_DATA FOR PROCESSING:_

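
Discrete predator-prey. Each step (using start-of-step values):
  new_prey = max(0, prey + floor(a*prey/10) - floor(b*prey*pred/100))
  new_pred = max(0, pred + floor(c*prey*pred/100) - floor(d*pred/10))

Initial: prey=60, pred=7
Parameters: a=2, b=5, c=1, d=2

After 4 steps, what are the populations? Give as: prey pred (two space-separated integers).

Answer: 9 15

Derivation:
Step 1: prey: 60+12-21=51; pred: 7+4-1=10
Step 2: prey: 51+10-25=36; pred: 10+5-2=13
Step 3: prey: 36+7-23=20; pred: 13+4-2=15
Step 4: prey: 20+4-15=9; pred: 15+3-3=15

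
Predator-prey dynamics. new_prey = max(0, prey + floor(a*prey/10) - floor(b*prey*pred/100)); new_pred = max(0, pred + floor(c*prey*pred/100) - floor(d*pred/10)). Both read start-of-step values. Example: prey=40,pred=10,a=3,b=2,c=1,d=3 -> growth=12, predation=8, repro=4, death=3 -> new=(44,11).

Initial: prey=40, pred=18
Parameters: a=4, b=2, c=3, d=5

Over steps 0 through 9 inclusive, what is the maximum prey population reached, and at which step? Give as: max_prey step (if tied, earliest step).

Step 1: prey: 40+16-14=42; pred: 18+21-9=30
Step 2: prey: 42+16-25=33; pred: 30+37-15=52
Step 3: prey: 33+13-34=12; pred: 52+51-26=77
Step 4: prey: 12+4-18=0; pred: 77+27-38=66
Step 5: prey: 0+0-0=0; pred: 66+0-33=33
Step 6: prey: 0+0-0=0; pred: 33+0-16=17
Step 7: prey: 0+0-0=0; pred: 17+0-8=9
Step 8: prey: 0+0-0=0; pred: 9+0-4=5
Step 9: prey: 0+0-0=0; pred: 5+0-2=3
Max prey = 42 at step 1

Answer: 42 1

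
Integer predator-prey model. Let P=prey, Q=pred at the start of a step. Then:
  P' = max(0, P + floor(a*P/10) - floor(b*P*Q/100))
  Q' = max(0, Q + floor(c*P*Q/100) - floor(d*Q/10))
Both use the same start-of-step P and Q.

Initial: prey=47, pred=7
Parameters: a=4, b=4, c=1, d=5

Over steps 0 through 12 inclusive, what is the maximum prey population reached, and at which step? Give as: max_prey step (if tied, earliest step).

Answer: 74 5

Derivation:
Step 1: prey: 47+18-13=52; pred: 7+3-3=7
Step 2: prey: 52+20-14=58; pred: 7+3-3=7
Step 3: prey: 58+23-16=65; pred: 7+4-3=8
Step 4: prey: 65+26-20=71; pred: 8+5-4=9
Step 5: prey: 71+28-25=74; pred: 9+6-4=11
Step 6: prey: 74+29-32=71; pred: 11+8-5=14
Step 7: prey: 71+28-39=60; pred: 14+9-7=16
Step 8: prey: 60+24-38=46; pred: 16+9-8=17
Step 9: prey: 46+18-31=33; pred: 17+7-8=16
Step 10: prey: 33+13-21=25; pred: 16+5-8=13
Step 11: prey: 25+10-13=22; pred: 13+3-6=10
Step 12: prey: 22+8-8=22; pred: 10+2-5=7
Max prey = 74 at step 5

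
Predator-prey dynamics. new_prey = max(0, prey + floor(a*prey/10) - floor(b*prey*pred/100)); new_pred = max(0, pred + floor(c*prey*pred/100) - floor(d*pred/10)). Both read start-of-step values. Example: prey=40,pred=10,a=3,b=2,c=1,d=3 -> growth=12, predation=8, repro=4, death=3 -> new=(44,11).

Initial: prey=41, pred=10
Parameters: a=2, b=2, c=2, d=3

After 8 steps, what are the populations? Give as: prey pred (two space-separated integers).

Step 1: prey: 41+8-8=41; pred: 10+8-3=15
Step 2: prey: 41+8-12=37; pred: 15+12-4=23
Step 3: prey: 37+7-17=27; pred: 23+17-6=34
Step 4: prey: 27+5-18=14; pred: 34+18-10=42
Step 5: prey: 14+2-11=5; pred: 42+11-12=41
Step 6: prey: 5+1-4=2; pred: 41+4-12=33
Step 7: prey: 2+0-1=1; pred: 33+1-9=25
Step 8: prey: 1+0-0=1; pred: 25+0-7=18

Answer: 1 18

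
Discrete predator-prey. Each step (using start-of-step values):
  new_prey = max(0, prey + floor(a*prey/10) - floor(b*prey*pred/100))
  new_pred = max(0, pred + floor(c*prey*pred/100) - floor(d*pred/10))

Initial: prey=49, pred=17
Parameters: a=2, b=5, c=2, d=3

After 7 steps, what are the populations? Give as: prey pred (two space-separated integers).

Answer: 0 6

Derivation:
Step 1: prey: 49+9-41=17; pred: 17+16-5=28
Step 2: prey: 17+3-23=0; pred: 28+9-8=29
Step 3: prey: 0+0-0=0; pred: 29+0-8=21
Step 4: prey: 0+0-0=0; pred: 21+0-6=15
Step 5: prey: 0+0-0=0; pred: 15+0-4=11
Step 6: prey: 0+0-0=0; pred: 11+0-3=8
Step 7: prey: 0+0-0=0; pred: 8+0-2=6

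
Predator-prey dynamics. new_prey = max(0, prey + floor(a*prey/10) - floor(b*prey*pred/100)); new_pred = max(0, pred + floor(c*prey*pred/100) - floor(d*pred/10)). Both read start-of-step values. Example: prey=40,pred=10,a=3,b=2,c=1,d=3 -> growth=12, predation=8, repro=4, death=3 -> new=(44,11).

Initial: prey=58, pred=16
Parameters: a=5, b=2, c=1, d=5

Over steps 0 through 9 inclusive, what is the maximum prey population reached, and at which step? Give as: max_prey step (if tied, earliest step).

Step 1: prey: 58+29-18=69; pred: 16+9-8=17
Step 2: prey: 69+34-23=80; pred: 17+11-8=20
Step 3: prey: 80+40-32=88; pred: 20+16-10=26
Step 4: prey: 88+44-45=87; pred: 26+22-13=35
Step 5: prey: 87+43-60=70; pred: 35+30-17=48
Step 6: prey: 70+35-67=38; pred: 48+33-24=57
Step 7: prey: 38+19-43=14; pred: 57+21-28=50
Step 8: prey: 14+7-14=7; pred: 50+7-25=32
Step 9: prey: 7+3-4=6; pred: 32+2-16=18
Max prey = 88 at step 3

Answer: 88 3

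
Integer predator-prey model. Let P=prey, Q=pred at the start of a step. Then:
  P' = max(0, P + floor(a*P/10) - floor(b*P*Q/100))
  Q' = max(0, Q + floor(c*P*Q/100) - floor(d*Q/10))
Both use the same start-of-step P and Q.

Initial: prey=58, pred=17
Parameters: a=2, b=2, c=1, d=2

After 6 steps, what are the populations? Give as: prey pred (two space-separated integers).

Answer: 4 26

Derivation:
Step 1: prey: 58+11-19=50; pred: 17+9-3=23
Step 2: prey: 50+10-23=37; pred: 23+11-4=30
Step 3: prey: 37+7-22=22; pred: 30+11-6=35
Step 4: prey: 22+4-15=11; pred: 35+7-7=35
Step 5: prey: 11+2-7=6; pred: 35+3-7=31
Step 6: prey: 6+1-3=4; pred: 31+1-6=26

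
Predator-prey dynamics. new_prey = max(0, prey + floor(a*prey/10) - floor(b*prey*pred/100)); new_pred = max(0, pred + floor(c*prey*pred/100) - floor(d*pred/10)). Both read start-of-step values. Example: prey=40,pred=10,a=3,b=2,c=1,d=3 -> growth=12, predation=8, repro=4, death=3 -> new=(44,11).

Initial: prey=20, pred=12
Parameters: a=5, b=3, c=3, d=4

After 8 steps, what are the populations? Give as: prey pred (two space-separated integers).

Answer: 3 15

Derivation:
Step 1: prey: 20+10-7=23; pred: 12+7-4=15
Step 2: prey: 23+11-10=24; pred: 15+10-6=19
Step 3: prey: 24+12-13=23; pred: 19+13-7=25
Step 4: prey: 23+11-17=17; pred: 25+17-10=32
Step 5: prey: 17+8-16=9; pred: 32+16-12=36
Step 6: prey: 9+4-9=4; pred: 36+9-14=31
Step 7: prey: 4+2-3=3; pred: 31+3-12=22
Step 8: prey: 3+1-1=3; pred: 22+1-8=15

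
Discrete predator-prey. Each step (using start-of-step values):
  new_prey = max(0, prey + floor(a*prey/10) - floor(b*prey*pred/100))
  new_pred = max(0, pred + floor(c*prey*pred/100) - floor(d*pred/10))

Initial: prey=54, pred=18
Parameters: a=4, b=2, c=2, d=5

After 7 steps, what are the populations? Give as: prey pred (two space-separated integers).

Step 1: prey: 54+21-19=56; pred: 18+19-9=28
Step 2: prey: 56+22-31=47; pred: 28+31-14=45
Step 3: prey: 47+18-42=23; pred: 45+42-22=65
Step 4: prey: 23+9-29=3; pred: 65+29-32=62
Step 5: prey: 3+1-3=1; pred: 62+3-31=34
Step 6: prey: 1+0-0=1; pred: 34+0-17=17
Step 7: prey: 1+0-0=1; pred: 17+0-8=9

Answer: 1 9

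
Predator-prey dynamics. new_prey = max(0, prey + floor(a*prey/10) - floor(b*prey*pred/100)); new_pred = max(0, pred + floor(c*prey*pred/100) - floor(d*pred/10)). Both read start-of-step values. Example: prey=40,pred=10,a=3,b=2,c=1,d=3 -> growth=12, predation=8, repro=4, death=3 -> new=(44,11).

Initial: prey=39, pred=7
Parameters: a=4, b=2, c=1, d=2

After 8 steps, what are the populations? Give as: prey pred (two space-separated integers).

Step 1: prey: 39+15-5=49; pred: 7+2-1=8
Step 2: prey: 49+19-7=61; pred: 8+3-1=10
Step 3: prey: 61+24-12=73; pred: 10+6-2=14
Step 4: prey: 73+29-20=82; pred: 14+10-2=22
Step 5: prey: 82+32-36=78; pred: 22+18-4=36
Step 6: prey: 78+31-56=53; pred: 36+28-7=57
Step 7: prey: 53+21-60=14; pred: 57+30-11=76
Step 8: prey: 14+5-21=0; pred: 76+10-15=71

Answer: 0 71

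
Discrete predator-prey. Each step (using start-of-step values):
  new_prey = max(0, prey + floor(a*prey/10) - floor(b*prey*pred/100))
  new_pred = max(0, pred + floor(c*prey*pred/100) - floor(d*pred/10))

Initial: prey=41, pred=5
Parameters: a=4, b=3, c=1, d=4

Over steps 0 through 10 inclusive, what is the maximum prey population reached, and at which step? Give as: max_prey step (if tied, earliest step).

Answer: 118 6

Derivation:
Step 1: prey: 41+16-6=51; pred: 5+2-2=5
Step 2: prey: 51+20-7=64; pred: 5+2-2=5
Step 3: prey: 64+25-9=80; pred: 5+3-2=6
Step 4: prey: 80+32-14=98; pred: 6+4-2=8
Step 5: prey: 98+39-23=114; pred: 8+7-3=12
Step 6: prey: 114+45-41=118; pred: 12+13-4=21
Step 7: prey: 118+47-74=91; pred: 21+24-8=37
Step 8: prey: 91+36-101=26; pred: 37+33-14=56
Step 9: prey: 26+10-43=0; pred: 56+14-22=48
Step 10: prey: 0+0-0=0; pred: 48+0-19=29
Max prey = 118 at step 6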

_REQUIRED WORK:_ Would you print exactly the lines from the first line of the entries above through the line that has "Parameters: a=2, b=5, c=1, d=2", both included, and stop there?

_SOLVED EXERCISE:_
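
Discrete predator-prey. Each step (using start-of-step values):
  new_prey = max(0, prey + floor(a*prey/10) - floor(b*prey*pred/100))
  new_pred = max(0, pred + floor(c*prey*pred/100) - floor(d*pred/10))

Initial: prey=60, pred=7
Parameters: a=2, b=5, c=1, d=2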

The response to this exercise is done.